### EXERCISE MATERIAL
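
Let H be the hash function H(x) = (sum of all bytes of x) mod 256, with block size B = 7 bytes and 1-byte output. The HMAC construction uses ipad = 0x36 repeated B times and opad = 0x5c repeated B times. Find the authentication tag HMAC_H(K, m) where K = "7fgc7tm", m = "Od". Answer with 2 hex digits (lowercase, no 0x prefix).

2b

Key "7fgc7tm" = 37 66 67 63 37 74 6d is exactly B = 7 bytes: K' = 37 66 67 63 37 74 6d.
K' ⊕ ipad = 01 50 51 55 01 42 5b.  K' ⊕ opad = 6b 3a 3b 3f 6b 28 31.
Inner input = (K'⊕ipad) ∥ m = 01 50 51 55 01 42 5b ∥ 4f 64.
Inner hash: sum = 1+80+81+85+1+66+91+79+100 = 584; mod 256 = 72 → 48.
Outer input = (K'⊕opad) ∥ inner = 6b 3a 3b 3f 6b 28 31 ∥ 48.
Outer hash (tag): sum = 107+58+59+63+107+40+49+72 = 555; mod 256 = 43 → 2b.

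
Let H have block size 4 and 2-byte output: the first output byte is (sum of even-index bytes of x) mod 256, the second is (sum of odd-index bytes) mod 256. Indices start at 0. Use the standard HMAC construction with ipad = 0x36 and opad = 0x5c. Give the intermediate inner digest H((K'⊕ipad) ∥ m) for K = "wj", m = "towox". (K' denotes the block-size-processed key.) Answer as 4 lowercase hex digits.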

--

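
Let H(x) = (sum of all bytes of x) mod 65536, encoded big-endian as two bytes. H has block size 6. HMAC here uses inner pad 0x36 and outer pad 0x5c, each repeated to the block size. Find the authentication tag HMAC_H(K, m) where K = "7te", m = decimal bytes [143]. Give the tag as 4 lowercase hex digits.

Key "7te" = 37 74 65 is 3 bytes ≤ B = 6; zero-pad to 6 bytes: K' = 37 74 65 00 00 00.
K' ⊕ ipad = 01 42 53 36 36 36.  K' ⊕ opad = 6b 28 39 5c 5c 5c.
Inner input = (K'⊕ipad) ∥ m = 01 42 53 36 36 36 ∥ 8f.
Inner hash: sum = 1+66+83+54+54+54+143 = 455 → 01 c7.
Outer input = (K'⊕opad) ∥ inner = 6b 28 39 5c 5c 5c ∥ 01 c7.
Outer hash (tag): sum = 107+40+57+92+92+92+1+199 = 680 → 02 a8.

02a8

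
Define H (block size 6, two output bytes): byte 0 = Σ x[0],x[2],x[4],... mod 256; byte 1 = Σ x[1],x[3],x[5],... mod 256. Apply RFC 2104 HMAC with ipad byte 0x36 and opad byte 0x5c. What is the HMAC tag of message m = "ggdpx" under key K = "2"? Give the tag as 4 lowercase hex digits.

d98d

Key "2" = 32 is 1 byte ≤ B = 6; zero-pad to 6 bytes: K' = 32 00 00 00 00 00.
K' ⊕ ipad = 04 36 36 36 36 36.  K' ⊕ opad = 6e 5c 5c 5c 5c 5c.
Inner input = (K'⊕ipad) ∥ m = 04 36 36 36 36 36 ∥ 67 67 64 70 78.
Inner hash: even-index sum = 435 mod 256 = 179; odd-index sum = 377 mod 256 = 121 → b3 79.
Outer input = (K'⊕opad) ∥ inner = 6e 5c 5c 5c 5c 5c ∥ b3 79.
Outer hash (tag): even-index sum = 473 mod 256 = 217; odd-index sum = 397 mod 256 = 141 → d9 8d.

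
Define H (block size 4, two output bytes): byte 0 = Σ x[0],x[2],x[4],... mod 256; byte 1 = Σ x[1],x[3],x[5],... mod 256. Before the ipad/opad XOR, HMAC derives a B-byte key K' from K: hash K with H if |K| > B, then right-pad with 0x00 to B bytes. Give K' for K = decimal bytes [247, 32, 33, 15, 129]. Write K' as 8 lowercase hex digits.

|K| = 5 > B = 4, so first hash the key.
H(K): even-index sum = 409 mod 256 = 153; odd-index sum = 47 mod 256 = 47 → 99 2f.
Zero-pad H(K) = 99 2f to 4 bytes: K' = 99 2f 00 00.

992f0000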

### WORK TASK
In the listing above, find the line containing "Let H be the" and the line containing "Let H have block". Output them and every line between, exactly, and nothing else.

### RESPONSE BOX
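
Let H be the hash function H(x) = (sum of all bytes of x) mod 256, with block size B = 7 bytes and 1-byte output. The HMAC construction uses ipad = 0x36 repeated B times and opad = 0x5c repeated B times. Find the authentication tag HMAC_H(K, m) where K = "7fgc7tm", m = "Od". Answer with 2 hex digits (lowercase, no 0x prefix).

2b

Key "7fgc7tm" = 37 66 67 63 37 74 6d is exactly B = 7 bytes: K' = 37 66 67 63 37 74 6d.
K' ⊕ ipad = 01 50 51 55 01 42 5b.  K' ⊕ opad = 6b 3a 3b 3f 6b 28 31.
Inner input = (K'⊕ipad) ∥ m = 01 50 51 55 01 42 5b ∥ 4f 64.
Inner hash: sum = 1+80+81+85+1+66+91+79+100 = 584; mod 256 = 72 → 48.
Outer input = (K'⊕opad) ∥ inner = 6b 3a 3b 3f 6b 28 31 ∥ 48.
Outer hash (tag): sum = 107+58+59+63+107+40+49+72 = 555; mod 256 = 43 → 2b.

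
Let H have block size 4 and 2-byte output: the first output byte is (sum of even-index bytes of x) mod 256, the second is (sum of odd-index bytes) mod 256. Indices start at 0. Use the standard HMAC construction with ipad = 0x36 and opad = 0x5c. Give the intermediate inner digest H((K'⊕ipad) ∥ m) for K = "wj", m = "towox". (K' denotes the block-size-processed key.) Answer as 4 lowercase hex digits.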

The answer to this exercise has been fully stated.